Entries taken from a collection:
= = = =

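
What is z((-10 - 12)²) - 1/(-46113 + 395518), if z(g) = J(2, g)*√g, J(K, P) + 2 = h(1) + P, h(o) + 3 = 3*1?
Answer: 3705090619/349405 ≈ 10604.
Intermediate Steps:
h(o) = 0 (h(o) = -3 + 3*1 = -3 + 3 = 0)
J(K, P) = -2 + P (J(K, P) = -2 + (0 + P) = -2 + P)
z(g) = √g*(-2 + g) (z(g) = (-2 + g)*√g = √g*(-2 + g))
z((-10 - 12)²) - 1/(-46113 + 395518) = √((-10 - 12)²)*(-2 + (-10 - 12)²) - 1/(-46113 + 395518) = √((-22)²)*(-2 + (-22)²) - 1/349405 = √484*(-2 + 484) - 1*1/349405 = 22*482 - 1/349405 = 10604 - 1/349405 = 3705090619/349405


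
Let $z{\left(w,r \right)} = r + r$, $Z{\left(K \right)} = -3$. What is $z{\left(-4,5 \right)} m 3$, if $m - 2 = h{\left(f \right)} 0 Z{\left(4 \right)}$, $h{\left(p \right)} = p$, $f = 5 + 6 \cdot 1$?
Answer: $60$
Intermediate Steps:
$f = 11$ ($f = 5 + 6 = 11$)
$z{\left(w,r \right)} = 2 r$
$m = 2$ ($m = 2 + 11 \cdot 0 \left(-3\right) = 2 + 0 \left(-3\right) = 2 + 0 = 2$)
$z{\left(-4,5 \right)} m 3 = 2 \cdot 5 \cdot 2 \cdot 3 = 10 \cdot 2 \cdot 3 = 20 \cdot 3 = 60$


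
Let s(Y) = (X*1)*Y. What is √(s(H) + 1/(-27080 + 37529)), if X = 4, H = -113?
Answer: I*√609260163/1161 ≈ 21.26*I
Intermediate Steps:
s(Y) = 4*Y (s(Y) = (4*1)*Y = 4*Y)
√(s(H) + 1/(-27080 + 37529)) = √(4*(-113) + 1/(-27080 + 37529)) = √(-452 + 1/10449) = √(-4722947/10449) = I*√609260163/1161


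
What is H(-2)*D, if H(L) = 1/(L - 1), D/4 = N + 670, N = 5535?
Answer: -24820/3 ≈ -8273.3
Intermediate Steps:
D = 24820 (D = 4*(5535 + 670) = 4*6205 = 24820)
H(L) = 1/(-1 + L)
H(-2)*D = 24820/(-1 - 2) = 24820/(-3) = -⅓*24820 = -24820/3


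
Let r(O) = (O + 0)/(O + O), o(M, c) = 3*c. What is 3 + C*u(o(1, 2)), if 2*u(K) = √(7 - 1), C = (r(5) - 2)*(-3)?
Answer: 3 + 9*√6/4 ≈ 8.5114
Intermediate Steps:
r(O) = ½ (r(O) = O/((2*O)) = O*(1/(2*O)) = ½)
C = 9/2 (C = (½ - 2)*(-3) = -3/2*(-3) = 9/2 ≈ 4.5000)
u(K) = √6/2 (u(K) = √(7 - 1)/2 = √6/2)
3 + C*u(o(1, 2)) = 3 + 9*(√6/2)/2 = 3 + 9*√6/4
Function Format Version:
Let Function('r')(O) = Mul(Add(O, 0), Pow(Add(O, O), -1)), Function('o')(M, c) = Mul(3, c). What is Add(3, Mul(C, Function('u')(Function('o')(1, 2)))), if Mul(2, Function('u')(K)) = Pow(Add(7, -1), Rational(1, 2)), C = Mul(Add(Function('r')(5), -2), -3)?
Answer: Add(3, Mul(Rational(9, 4), Pow(6, Rational(1, 2)))) ≈ 8.5114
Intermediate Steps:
Function('r')(O) = Rational(1, 2) (Function('r')(O) = Mul(O, Pow(Mul(2, O), -1)) = Mul(O, Mul(Rational(1, 2), Pow(O, -1))) = Rational(1, 2))
C = Rational(9, 2) (C = Mul(Add(Rational(1, 2), -2), -3) = Mul(Rational(-3, 2), -3) = Rational(9, 2) ≈ 4.5000)
Function('u')(K) = Mul(Rational(1, 2), Pow(6, Rational(1, 2))) (Function('u')(K) = Mul(Rational(1, 2), Pow(Add(7, -1), Rational(1, 2))) = Mul(Rational(1, 2), Pow(6, Rational(1, 2))))
Add(3, Mul(C, Function('u')(Function('o')(1, 2)))) = Add(3, Mul(Rational(9, 2), Mul(Rational(1, 2), Pow(6, Rational(1, 2))))) = Add(3, Mul(Rational(9, 4), Pow(6, Rational(1, 2))))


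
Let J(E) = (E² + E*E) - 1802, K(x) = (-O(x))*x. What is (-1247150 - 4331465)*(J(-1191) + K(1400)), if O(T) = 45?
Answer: -15464813358400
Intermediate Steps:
K(x) = -45*x (K(x) = (-1*45)*x = -45*x)
J(E) = -1802 + 2*E² (J(E) = (E² + E²) - 1802 = 2*E² - 1802 = -1802 + 2*E²)
(-1247150 - 4331465)*(J(-1191) + K(1400)) = (-1247150 - 4331465)*((-1802 + 2*(-1191)²) - 45*1400) = -5578615*((-1802 + 2*1418481) - 63000) = -5578615*((-1802 + 2836962) - 63000) = -5578615*(2835160 - 63000) = -5578615*2772160 = -15464813358400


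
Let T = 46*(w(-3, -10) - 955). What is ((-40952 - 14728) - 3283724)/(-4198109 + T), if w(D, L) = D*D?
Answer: 3339404/4241625 ≈ 0.78729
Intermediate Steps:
w(D, L) = D²
T = -43516 (T = 46*((-3)² - 955) = 46*(9 - 955) = 46*(-946) = -43516)
((-40952 - 14728) - 3283724)/(-4198109 + T) = ((-40952 - 14728) - 3283724)/(-4198109 - 43516) = (-55680 - 3283724)/(-4241625) = -3339404*(-1/4241625) = 3339404/4241625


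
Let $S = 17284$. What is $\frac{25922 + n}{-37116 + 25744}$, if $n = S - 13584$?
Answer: $- \frac{14811}{5686} \approx -2.6048$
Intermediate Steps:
$n = 3700$ ($n = 17284 - 13584 = 3700$)
$\frac{25922 + n}{-37116 + 25744} = \frac{25922 + 3700}{-37116 + 25744} = \frac{29622}{-11372} = 29622 \left(- \frac{1}{11372}\right) = - \frac{14811}{5686}$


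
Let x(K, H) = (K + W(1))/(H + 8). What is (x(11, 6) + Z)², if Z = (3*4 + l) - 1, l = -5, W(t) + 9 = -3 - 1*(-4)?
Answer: 7569/196 ≈ 38.617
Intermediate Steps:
W(t) = -8 (W(t) = -9 + (-3 - 1*(-4)) = -9 + (-3 + 4) = -9 + 1 = -8)
x(K, H) = (-8 + K)/(8 + H) (x(K, H) = (K - 8)/(H + 8) = (-8 + K)/(8 + H))
Z = 6 (Z = (3*4 - 5) - 1 = (12 - 5) - 1 = 7 - 1 = 6)
(x(11, 6) + Z)² = ((-8 + 11)/(8 + 6) + 6)² = (3/14 + 6)² = (87/14)² = 7569/196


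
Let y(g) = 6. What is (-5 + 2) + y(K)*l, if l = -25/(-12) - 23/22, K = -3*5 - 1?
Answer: 71/22 ≈ 3.2273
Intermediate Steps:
K = -16 (K = -15 - 1 = -16)
l = 137/132 (l = -25*(-1/12) - 23*1/22 = 25/12 - 23/22 = 137/132 ≈ 1.0379)
(-5 + 2) + y(K)*l = (-5 + 2) + 6*(137/132) = -3 + 137/22 = 71/22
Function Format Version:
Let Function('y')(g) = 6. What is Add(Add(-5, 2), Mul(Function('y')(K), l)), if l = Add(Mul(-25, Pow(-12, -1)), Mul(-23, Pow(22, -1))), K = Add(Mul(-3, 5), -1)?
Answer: Rational(71, 22) ≈ 3.2273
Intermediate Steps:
K = -16 (K = Add(-15, -1) = -16)
l = Rational(137, 132) (l = Add(Mul(-25, Rational(-1, 12)), Mul(-23, Rational(1, 22))) = Add(Rational(25, 12), Rational(-23, 22)) = Rational(137, 132) ≈ 1.0379)
Add(Add(-5, 2), Mul(Function('y')(K), l)) = Add(Add(-5, 2), Mul(6, Rational(137, 132))) = Add(-3, Rational(137, 22)) = Rational(71, 22)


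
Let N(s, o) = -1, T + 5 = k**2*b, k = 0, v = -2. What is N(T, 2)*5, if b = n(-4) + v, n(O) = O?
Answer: -5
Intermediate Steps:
b = -6 (b = -4 - 2 = -6)
T = -5 (T = -5 + 0**2*(-6) = -5 + 0*(-6) = -5 + 0 = -5)
N(T, 2)*5 = -1*5 = -5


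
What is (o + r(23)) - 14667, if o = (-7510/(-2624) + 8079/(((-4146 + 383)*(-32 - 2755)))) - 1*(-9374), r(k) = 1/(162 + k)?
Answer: -4488714532334711/848507129440 ≈ -5290.1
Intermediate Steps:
o = 43007215938577/4586525024 (o = (-7510*(-1/2624) + 8079/((-3763*(-2787)))) + 9374 = (3755/1312 + 8079/10487481) + 9374 = (3755/1312 + 8079*(1/10487481)) + 9374 = (3755/1312 + 2693/3495827) + 9374 = 13130363601/4586525024 + 9374 = 43007215938577/4586525024 ≈ 9376.9)
(o + r(23)) - 14667 = (43007215938577/4586525024 + 1/(162 + 23)) - 14667 = (43007215938577/4586525024 + 1/185) - 14667 = 7956339535161769/848507129440 - 14667 = -4488714532334711/848507129440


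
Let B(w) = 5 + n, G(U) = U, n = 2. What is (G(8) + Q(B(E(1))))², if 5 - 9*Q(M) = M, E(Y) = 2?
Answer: 4900/81 ≈ 60.494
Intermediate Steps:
B(w) = 7 (B(w) = 5 + 2 = 7)
Q(M) = 5/9 - M/9
(G(8) + Q(B(E(1))))² = (8 + (5/9 - ⅑*7))² = (8 + (5/9 - 7/9))² = (8 - 2/9)² = (70/9)² = 4900/81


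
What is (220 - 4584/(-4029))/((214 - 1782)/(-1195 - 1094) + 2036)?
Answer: 24278769/223608157 ≈ 0.10858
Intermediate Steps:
(220 - 4584/(-4029))/((214 - 1782)/(-1195 - 1094) + 2036) = (220 - 4584*(-1/4029))/(-1568/(-2289) + 2036) = (220 + 1528/1343)/(-1568*(-1/2289) + 2036) = 296988/(1343*(224/327 + 2036)) = 296988/(1343*(665996/327)) = (296988/1343)*(327/665996) = 24278769/223608157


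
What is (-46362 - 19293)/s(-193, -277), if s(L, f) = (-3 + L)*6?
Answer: 21885/392 ≈ 55.829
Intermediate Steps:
s(L, f) = -18 + 6*L
(-46362 - 19293)/s(-193, -277) = (-46362 - 19293)/(-18 + 6*(-193)) = -65655/(-18 - 1158) = -65655/(-1176) = -65655*(-1/1176) = 21885/392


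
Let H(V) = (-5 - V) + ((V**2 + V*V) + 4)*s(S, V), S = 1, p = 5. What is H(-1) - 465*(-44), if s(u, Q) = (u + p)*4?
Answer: 20600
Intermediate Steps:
s(u, Q) = 20 + 4*u (s(u, Q) = (u + 5)*4 = (5 + u)*4 = 20 + 4*u)
H(V) = 91 - V + 48*V**2 (H(V) = (-5 - V) + ((V**2 + V*V) + 4)*(20 + 4*1) = (-5 - V) + ((V**2 + V**2) + 4)*(20 + 4) = (-5 - V) + (2*V**2 + 4)*24 = (-5 - V) + (4 + 2*V**2)*24 = (-5 - V) + (96 + 48*V**2) = 91 - V + 48*V**2)
H(-1) - 465*(-44) = (91 - 1*(-1) + 48*(-1)**2) - 465*(-44) = (91 + 1 + 48*1) + 20460 = (91 + 1 + 48) + 20460 = 140 + 20460 = 20600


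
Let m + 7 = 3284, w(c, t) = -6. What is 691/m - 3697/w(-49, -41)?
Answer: 12119215/19662 ≈ 616.38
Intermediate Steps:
m = 3277 (m = -7 + 3284 = 3277)
691/m - 3697/w(-49, -41) = 691/3277 - 3697/(-6) = 691*(1/3277) - 3697*(-1/6) = 691/3277 + 3697/6 = 12119215/19662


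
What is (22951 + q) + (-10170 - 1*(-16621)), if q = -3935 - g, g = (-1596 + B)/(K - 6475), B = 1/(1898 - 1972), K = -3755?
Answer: 3855782047/151404 ≈ 25467.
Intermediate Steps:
B = -1/74 (B = 1/(-74) = -1/74 ≈ -0.013514)
g = 23621/151404 (g = (-1596 - 1/74)/(-3755 - 6475) = -118105/74/(-10230) = -118105/74*(-1/10230) = 23621/151404 ≈ 0.15601)
q = -595798361/151404 (q = -3935 - 1*23621/151404 = -3935 - 23621/151404 = -595798361/151404 ≈ -3935.2)
(22951 + q) + (-10170 - 1*(-16621)) = (22951 - 595798361/151404) + (-10170 - 1*(-16621)) = 2879074843/151404 + (-10170 + 16621) = 2879074843/151404 + 6451 = 3855782047/151404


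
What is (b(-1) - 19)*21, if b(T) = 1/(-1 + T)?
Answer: -819/2 ≈ -409.50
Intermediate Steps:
(b(-1) - 19)*21 = (1/(-1 - 1) - 19)*21 = (1/(-2) - 19)*21 = (-1/2 - 19)*21 = -39/2*21 = -819/2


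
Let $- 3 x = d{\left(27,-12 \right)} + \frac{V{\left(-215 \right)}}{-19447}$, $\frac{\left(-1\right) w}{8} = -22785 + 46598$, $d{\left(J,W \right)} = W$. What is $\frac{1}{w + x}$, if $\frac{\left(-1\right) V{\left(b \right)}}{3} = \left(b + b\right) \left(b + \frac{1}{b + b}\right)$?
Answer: $- \frac{19447}{3704745951} \approx -5.2492 \cdot 10^{-6}$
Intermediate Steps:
$V{\left(b \right)} = - 6 b \left(b + \frac{1}{2 b}\right)$ ($V{\left(b \right)} = - 3 \left(b + b\right) \left(b + \frac{1}{b + b}\right) = - 3 \cdot 2 b \left(b + \frac{1}{2 b}\right) = - 6 b \left(b + \frac{1}{2 b}\right)$)
$w = -190504$ ($w = - 8 \left(-22785 + 46598\right) = \left(-8\right) 23813 = -190504$)
$x = - \frac{14663}{19447}$ ($x = - \frac{-12 + \frac{-3 - 6 \left(-215\right)^{2}}{-19447}}{3} = - \frac{-12 + \left(-3 - 277350\right) \left(- \frac{1}{19447}\right)}{3} = - \frac{-12 - - \frac{277353}{19447}}{3} = - \frac{-12 + \frac{277353}{19447}}{3} = \left(- \frac{1}{3}\right) \frac{43989}{19447} = - \frac{14663}{19447} \approx -0.754$)
$\frac{1}{w + x} = \frac{1}{-190504 - \frac{14663}{19447}} = \frac{1}{- \frac{3704745951}{19447}} = - \frac{19447}{3704745951}$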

= = = =

• WHAT YOU HAVE TO DO: Set down again, word for word, the stretch of records from the line with "What is (o +" to the line with "Answer: -4488714532334711/848507129440 ≈", both of those lines included.

• EXERCISE RESPONSE:
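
What is (o + r(23)) - 14667, if o = (-7510/(-2624) + 8079/(((-4146 + 383)*(-32 - 2755)))) - 1*(-9374), r(k) = 1/(162 + k)?
Answer: -4488714532334711/848507129440 ≈ -5290.1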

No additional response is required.